What to do: Return, from the listing below, every line that includes "following".

------------

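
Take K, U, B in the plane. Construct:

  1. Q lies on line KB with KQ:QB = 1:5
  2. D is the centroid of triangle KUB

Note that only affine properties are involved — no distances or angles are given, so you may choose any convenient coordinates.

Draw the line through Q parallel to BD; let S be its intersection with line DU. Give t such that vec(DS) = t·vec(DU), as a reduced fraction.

t = -5/6

Choose coordinates K = (0, 0), U = (1, 0), B = (0, 1).
1. Q lies on line KB with KQ:QB = 1:5 ⇒ Q = (0, 1/6)
2. D is the centroid of triangle KUB ⇒ D = (1/3, 1/3)
through Q parallel to BD: direction (1/3, -2/3); meets DU at S = (-2/9, 11/18)
S = D + t·(U−D) with t = -5/6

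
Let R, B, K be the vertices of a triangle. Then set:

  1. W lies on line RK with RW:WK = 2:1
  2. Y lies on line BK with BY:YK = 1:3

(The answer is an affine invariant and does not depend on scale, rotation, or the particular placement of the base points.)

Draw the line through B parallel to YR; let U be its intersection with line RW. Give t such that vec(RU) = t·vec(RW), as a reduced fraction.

t = -1/2

Work in coordinates with R = (0, 0), B = (1, 0), K = (0, 1).
1. W lies on line RK with RW:WK = 2:1 ⇒ W = (0, 2/3)
2. Y lies on line BK with BY:YK = 1:3 ⇒ Y = (3/4, 1/4)
through B parallel to YR: direction (-3/4, -1/4); meets RW at U = (0, -1/3)
U = R + t·(W−R) with t = -1/2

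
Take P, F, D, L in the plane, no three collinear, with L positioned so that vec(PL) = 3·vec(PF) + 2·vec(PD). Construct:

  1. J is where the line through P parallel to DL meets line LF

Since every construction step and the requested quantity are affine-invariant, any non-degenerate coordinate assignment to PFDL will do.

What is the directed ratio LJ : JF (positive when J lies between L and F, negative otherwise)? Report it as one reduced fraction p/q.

Set P = (0, 0), F = (1, 0), D = (0, 1), L = (3, 2); any affine frame gives the same invariant.
1. J is where the line through P parallel to DL meets line LF ⇒ J = (3/2, 1/2)
J = L + t·(F−L) with t = 3/4, so LJ:JF = t:(1−t) = 3/4:1/4

LJ:JF = 3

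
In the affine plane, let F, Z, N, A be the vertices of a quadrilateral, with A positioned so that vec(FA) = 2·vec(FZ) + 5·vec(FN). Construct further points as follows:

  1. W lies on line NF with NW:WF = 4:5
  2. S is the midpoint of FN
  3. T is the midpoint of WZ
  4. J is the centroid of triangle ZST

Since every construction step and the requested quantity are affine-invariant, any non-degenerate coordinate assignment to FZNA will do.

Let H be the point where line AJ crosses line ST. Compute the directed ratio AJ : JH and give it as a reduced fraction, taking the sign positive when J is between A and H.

Assign F = (0, 0), Z = (1, 0), N = (0, 1), A = (2, 5) — the answer is frame-independent, so this choice is without loss of generality.
1. W lies on line NF with NW:WF = 4:5 ⇒ W = (0, 5/9)
2. S is the midpoint of FN ⇒ S = (0, 1/2)
3. T is the midpoint of WZ ⇒ T = (1/2, 5/18)
4. J is the centroid of triangle ZST ⇒ J = (1/2, 7/27)
line AJ meets ST at H = (295/584, 181/657)
J = A + t·(H−A) with t = 292/291, so AJ:JH = 292/291:-1/291

AJ:JH = -292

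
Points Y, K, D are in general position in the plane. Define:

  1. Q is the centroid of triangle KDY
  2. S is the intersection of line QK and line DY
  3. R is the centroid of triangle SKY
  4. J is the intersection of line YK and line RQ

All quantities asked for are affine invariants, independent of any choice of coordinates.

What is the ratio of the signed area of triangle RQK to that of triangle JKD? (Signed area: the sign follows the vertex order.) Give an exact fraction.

Assign Y = (0, 0), K = (1, 0), D = (0, 1) — the answer is frame-independent, so this choice is without loss of generality.
1. Q is the centroid of triangle KDY ⇒ Q = (1/3, 1/3)
2. S is the intersection of line QK and line DY ⇒ S = (0, 1/2)
3. R is the centroid of triangle SKY ⇒ R = (1/3, 1/6)
4. J is the intersection of line YK and line RQ ⇒ J = (1/3, 0)
2·[RQK] = -1/9, 2·[JKD] = 2/3
[RQK]:[JKD] = -1/9:2/3 = -1/6

[RQK]:[JKD] = -1/6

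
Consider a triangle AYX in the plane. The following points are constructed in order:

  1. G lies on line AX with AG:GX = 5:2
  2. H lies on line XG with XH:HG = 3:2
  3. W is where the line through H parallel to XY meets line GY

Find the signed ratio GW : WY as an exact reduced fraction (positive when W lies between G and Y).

Assign A = (0, 0), Y = (1, 0), X = (0, 1) — the answer is frame-independent, so this choice is without loss of generality.
1. G lies on line AX with AG:GX = 5:2 ⇒ G = (0, 5/7)
2. H lies on line XG with XH:HG = 3:2 ⇒ H = (0, 29/35)
3. W is where the line through H parallel to XY meets line GY ⇒ W = (2/5, 3/7)
W = G + t·(Y−G) with t = 2/5, so GW:WY = t:(1−t) = 2/5:3/5

GW:WY = 2/3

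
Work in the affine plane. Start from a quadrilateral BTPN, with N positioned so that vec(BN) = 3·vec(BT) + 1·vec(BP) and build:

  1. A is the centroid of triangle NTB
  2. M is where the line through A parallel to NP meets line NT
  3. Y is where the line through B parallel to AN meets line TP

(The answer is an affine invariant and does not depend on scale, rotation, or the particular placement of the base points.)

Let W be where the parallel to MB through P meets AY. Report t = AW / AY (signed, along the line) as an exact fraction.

t = 49/4

Choose coordinates B = (0, 0), T = (1, 0), P = (0, 1), N = (3, 1).
1. A is the centroid of triangle NTB ⇒ A = (4/3, 1/3)
2. M is where the line through A parallel to NP meets line NT ⇒ M = (5/3, 1/3)
3. Y is where the line through B parallel to AN meets line TP ⇒ Y = (5/7, 2/7)
through P parallel to MB: direction (-5/3, -1/3); meets AY at W = (-25/4, -1/4)
W = A + t·(Y−A) with t = 49/4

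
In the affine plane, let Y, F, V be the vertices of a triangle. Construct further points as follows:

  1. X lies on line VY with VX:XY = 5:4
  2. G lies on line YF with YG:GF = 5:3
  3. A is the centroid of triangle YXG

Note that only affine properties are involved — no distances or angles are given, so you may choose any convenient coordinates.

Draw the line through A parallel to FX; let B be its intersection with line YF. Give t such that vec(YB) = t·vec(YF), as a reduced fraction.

Choose coordinates Y = (0, 0), F = (1, 0), V = (0, 1).
1. X lies on line VY with VX:XY = 5:4 ⇒ X = (0, 4/9)
2. G lies on line YF with YG:GF = 5:3 ⇒ G = (5/8, 0)
3. A is the centroid of triangle YXG ⇒ A = (5/24, 4/27)
through A parallel to FX: direction (-1, 4/9); meets YF at B = (13/24, 0)
B = Y + t·(F−Y) with t = 13/24

t = 13/24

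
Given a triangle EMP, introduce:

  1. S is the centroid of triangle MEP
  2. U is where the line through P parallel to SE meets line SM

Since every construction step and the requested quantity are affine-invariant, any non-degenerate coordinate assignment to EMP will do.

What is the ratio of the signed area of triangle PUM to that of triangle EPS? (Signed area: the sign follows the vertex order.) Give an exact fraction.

Choose coordinates E = (0, 0), M = (1, 0), P = (0, 1).
1. S is the centroid of triangle MEP ⇒ S = (1/3, 1/3)
2. U is where the line through P parallel to SE meets line SM ⇒ U = (-1/3, 2/3)
2·[PUM] = 2/3, 2·[EPS] = -1/3
[PUM]:[EPS] = 2/3:-1/3 = -2

[PUM]:[EPS] = -2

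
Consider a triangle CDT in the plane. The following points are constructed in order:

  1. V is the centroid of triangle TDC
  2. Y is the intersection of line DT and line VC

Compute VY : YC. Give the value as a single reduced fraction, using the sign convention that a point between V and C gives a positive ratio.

VY:YC = -1/3

Assign C = (0, 0), D = (1, 0), T = (0, 1) — the answer is frame-independent, so this choice is without loss of generality.
1. V is the centroid of triangle TDC ⇒ V = (1/3, 1/3)
2. Y is the intersection of line DT and line VC ⇒ Y = (1/2, 1/2)
Y = V + t·(C−V) with t = -1/2, so VY:YC = t:(1−t) = -1/2:3/2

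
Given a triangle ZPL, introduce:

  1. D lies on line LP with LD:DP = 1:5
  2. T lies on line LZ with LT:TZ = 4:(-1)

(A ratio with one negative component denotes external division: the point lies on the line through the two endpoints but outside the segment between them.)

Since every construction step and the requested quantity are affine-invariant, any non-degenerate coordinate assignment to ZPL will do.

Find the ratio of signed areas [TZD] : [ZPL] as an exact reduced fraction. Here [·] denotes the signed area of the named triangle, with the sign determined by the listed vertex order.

Choose coordinates Z = (0, 0), P = (1, 0), L = (0, 1).
1. D lies on line LP with LD:DP = 1:5 ⇒ D = (1/6, 5/6)
2. T lies on line LZ with LT:TZ = 4:(-1) ⇒ T = (0, -1/3)
2·[TZD] = -1/18, 2·[ZPL] = 1
[TZD]:[ZPL] = -1/18:1 = -1/18

[TZD]:[ZPL] = -1/18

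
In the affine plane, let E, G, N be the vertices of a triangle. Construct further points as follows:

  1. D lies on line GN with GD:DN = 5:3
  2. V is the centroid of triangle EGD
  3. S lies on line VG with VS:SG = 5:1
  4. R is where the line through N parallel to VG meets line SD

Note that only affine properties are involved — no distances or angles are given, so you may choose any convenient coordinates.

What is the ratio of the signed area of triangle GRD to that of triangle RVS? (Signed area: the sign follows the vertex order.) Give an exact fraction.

Assign E = (0, 0), G = (1, 0), N = (0, 1) — the answer is frame-independent, so this choice is without loss of generality.
1. D lies on line GN with GD:DN = 5:3 ⇒ D = (3/8, 5/8)
2. V is the centroid of triangle EGD ⇒ V = (11/24, 5/24)
3. S lies on line VG with VS:SG = 5:1 ⇒ S = (131/144, 5/144)
4. R is where the line through N parallel to VG meets line SD ⇒ R = (13/240, 47/48)
2·[GRD] = 1/48, 2·[RVS] = 5/18
[GRD]:[RVS] = 1/48:5/18 = 3/40

[GRD]:[RVS] = 3/40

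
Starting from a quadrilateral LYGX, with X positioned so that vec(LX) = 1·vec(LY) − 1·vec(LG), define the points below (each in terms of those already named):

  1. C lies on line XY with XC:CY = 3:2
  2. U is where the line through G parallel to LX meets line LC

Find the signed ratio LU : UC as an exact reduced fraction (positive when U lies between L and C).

Set L = (0, 0), Y = (1, 0), G = (0, 1), X = (1, -1); any affine frame gives the same invariant.
1. C lies on line XY with XC:CY = 3:2 ⇒ C = (1, -2/5)
2. U is where the line through G parallel to LX meets line LC ⇒ U = (5/3, -2/3)
U = L + t·(C−L) with t = 5/3, so LU:UC = t:(1−t) = 5/3:-2/3

LU:UC = -5/2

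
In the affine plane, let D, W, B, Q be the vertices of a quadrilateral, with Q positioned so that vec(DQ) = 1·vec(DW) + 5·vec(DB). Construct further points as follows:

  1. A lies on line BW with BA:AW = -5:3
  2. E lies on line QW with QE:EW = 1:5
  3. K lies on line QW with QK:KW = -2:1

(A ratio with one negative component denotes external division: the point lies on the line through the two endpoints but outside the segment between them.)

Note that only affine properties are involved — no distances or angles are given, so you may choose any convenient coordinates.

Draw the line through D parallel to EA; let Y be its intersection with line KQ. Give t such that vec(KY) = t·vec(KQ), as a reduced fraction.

Choose coordinates D = (0, 0), W = (1, 0), B = (0, 1), Q = (1, 5).
1. A lies on line BW with BA:AW = -5:3 ⇒ A = (5/2, -3/2)
2. E lies on line QW with QE:EW = 1:5 ⇒ E = (1, 25/6)
3. K lies on line QW with QK:KW = -2:1 ⇒ K = (1, -5)
through D parallel to EA: direction (3/2, -17/3); meets KQ at Y = (1, -34/9)
Y = K + t·(Q−K) with t = 11/90

t = 11/90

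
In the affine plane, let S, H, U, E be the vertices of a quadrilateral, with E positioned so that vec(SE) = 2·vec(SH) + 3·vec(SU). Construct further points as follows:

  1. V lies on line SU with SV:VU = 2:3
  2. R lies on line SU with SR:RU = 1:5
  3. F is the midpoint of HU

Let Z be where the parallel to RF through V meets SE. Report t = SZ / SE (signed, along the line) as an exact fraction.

Choose coordinates S = (0, 0), H = (1, 0), U = (0, 1), E = (2, 3).
1. V lies on line SU with SV:VU = 2:3 ⇒ V = (0, 2/5)
2. R lies on line SU with SR:RU = 1:5 ⇒ R = (0, 1/6)
3. F is the midpoint of HU ⇒ F = (1/2, 1/2)
through V parallel to RF: direction (1/2, 1/3); meets SE at Z = (12/25, 18/25)
Z = S + t·(E−S) with t = 6/25

t = 6/25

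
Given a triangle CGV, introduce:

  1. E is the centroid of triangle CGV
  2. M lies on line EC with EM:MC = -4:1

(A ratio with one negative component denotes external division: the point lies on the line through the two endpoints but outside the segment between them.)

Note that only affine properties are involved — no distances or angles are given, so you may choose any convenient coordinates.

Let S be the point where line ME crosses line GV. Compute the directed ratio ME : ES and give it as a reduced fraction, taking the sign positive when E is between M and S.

ME:ES = 8/3

Assign C = (0, 0), G = (1, 0), V = (0, 1) — the answer is frame-independent, so this choice is without loss of generality.
1. E is the centroid of triangle CGV ⇒ E = (1/3, 1/3)
2. M lies on line EC with EM:MC = -4:1 ⇒ M = (-1/9, -1/9)
line ME meets GV at S = (1/2, 1/2)
E = M + t·(S−M) with t = 8/11, so ME:ES = 8/11:3/11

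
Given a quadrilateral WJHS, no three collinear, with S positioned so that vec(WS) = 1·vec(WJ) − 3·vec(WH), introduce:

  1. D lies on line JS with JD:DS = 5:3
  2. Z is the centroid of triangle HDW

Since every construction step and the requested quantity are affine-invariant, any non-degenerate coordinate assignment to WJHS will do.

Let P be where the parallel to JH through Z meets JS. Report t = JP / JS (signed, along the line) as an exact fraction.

Assign W = (0, 0), J = (1, 0), H = (0, 1), S = (1, -3) — the answer is frame-independent, so this choice is without loss of generality.
1. D lies on line JS with JD:DS = 5:3 ⇒ D = (1, -15/8)
2. Z is the centroid of triangle HDW ⇒ Z = (1/3, -7/24)
through Z parallel to JH: direction (-1, 1); meets JS at P = (1, -23/24)
P = J + t·(S−J) with t = 23/72

t = 23/72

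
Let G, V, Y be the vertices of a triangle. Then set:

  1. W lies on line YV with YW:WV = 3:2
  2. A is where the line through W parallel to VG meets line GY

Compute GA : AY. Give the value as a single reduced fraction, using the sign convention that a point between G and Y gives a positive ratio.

Work in coordinates with G = (0, 0), V = (1, 0), Y = (0, 1).
1. W lies on line YV with YW:WV = 3:2 ⇒ W = (3/5, 2/5)
2. A is where the line through W parallel to VG meets line GY ⇒ A = (0, 2/5)
A = G + t·(Y−G) with t = 2/5, so GA:AY = t:(1−t) = 2/5:3/5

GA:AY = 2/3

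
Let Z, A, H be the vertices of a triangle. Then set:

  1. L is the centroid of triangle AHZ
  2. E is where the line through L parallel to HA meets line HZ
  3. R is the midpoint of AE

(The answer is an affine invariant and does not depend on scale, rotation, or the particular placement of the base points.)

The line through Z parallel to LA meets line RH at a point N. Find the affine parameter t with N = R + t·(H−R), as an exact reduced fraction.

Choose coordinates Z = (0, 0), A = (1, 0), H = (0, 1).
1. L is the centroid of triangle AHZ ⇒ L = (1/3, 1/3)
2. E is where the line through L parallel to HA meets line HZ ⇒ E = (0, 2/3)
3. R is the midpoint of AE ⇒ R = (1/2, 1/3)
through Z parallel to LA: direction (2/3, -1/3); meets RH at N = (6/5, -3/5)
N = R + t·(H−R) with t = -7/5

t = -7/5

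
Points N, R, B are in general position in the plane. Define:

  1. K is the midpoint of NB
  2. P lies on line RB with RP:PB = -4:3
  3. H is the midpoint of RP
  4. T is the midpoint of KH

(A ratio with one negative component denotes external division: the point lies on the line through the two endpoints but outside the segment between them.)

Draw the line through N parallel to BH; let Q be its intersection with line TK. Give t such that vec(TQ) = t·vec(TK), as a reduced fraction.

t = 3

Set N = (0, 0), R = (1, 0), B = (0, 1); any affine frame gives the same invariant.
1. K is the midpoint of NB ⇒ K = (0, 1/2)
2. P lies on line RB with RP:PB = -4:3 ⇒ P = (-3, 4)
3. H is the midpoint of RP ⇒ H = (-1, 2)
4. T is the midpoint of KH ⇒ T = (-1/2, 5/4)
through N parallel to BH: direction (-1, 1); meets TK at Q = (1, -1)
Q = T + t·(K−T) with t = 3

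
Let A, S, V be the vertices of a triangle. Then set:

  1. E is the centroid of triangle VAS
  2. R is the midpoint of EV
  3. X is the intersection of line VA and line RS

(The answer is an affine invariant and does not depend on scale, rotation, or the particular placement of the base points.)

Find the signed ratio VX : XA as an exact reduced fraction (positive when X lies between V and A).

Assign A = (0, 0), S = (1, 0), V = (0, 1) — the answer is frame-independent, so this choice is without loss of generality.
1. E is the centroid of triangle VAS ⇒ E = (1/3, 1/3)
2. R is the midpoint of EV ⇒ R = (1/6, 2/3)
3. X is the intersection of line VA and line RS ⇒ X = (0, 4/5)
X = V + t·(A−V) with t = 1/5, so VX:XA = t:(1−t) = 1/5:4/5

VX:XA = 1/4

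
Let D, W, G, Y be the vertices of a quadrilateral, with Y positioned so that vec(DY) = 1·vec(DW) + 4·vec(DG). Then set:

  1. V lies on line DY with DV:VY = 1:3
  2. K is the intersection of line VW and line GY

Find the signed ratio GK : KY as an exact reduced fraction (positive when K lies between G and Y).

GK:KY = 1/12

Set D = (0, 0), W = (1, 0), G = (0, 1), Y = (1, 4); any affine frame gives the same invariant.
1. V lies on line DY with DV:VY = 1:3 ⇒ V = (1/4, 1)
2. K is the intersection of line VW and line GY ⇒ K = (1/13, 16/13)
K = G + t·(Y−G) with t = 1/13, so GK:KY = t:(1−t) = 1/13:12/13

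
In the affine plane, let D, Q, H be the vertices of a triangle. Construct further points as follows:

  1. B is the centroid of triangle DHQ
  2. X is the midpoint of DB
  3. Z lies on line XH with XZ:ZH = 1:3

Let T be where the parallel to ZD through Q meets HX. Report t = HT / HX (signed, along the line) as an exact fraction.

t = 3

Assign D = (0, 0), Q = (1, 0), H = (0, 1) — the answer is frame-independent, so this choice is without loss of generality.
1. B is the centroid of triangle DHQ ⇒ B = (1/3, 1/3)
2. X is the midpoint of DB ⇒ X = (1/6, 1/6)
3. Z lies on line XH with XZ:ZH = 1:3 ⇒ Z = (1/8, 3/8)
through Q parallel to ZD: direction (-1/8, -3/8); meets HX at T = (1/2, -3/2)
T = H + t·(X−H) with t = 3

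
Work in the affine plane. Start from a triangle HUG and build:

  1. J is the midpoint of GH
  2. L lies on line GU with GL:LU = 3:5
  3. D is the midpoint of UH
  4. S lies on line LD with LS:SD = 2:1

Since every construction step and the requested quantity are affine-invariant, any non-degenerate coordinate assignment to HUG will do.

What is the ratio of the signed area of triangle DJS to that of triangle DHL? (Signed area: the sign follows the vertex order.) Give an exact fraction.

Work in coordinates with H = (0, 0), U = (1, 0), G = (0, 1).
1. J is the midpoint of GH ⇒ J = (0, 1/2)
2. L lies on line GU with GL:LU = 3:5 ⇒ L = (3/8, 5/8)
3. D is the midpoint of UH ⇒ D = (1/2, 0)
4. S lies on line LD with LS:SD = 2:1 ⇒ S = (11/24, 5/24)
2·[DJS] = -1/12, 2·[DHL] = -5/16
[DJS]:[DHL] = -1/12:-5/16 = 4/15

[DJS]:[DHL] = 4/15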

------------

Completed task:
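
Consider a triangle AYX in the plane. The following points are constructed in order:
Consider a triangle CDT in the plane. The following points are constructed in order: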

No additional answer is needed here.